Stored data
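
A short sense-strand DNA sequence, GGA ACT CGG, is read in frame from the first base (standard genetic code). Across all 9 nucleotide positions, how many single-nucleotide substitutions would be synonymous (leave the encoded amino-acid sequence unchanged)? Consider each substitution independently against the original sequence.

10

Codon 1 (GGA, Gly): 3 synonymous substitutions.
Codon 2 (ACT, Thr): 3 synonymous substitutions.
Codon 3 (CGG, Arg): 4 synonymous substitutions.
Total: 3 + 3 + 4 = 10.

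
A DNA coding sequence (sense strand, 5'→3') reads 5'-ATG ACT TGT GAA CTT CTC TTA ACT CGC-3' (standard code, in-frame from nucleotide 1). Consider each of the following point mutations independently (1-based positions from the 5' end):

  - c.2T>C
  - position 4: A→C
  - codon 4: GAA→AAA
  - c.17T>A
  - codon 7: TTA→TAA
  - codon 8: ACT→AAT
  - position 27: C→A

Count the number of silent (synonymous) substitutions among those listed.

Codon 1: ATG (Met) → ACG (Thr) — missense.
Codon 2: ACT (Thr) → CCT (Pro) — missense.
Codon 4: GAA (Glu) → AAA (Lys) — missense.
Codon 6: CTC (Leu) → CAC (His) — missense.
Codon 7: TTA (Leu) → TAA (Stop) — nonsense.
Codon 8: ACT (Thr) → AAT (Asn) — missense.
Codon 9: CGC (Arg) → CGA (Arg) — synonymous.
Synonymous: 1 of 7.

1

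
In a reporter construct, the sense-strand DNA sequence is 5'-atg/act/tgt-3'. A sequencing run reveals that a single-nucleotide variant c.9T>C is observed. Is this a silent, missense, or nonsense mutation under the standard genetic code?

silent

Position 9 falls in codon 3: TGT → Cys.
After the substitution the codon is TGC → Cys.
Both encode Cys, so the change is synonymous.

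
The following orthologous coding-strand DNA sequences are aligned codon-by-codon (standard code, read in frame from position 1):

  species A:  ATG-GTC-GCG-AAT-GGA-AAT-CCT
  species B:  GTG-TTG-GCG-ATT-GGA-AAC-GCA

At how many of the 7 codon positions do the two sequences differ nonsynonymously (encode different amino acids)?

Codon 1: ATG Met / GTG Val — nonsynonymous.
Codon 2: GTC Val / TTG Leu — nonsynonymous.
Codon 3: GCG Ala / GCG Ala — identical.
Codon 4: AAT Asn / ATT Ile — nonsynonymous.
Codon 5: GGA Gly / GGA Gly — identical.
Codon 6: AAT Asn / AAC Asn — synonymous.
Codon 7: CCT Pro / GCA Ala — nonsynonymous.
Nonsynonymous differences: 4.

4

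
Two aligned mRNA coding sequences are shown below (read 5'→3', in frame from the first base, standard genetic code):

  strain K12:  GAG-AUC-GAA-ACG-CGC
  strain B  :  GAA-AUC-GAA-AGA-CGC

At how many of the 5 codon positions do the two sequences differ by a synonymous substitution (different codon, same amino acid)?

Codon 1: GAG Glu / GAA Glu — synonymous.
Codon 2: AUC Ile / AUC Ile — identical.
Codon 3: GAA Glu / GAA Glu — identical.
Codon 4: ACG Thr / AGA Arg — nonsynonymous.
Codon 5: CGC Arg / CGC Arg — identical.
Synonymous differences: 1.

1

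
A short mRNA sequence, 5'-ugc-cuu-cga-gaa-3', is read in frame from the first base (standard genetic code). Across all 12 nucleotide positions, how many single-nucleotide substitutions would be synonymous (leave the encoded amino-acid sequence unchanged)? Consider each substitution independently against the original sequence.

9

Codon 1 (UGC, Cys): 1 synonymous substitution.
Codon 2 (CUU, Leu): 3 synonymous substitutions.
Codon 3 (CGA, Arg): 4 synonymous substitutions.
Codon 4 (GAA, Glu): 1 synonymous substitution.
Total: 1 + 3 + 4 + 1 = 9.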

- [What is required]:
Copy only the entries from the first line to the line with "- position 27: C→A", each exactly as it appears.

- [Completed exercise]:
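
A short sense-strand DNA sequence, GGA ACT CGG, is read in frame from the first base (standard genetic code). Across all 9 nucleotide positions, how many single-nucleotide substitutions would be synonymous (leave the encoded amino-acid sequence unchanged)? Consider each substitution independently against the original sequence.

10

Codon 1 (GGA, Gly): 3 synonymous substitutions.
Codon 2 (ACT, Thr): 3 synonymous substitutions.
Codon 3 (CGG, Arg): 4 synonymous substitutions.
Total: 3 + 3 + 4 = 10.

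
A DNA coding sequence (sense strand, 5'→3') reads 5'-ATG ACT TGT GAA CTT CTC TTA ACT CGC-3' (standard code, in-frame from nucleotide 1). Consider each of the following point mutations independently (1-based positions from the 5' end):

  - c.2T>C
  - position 4: A→C
  - codon 4: GAA→AAA
  - c.17T>A
  - codon 7: TTA→TAA
  - codon 8: ACT→AAT
  - position 27: C→A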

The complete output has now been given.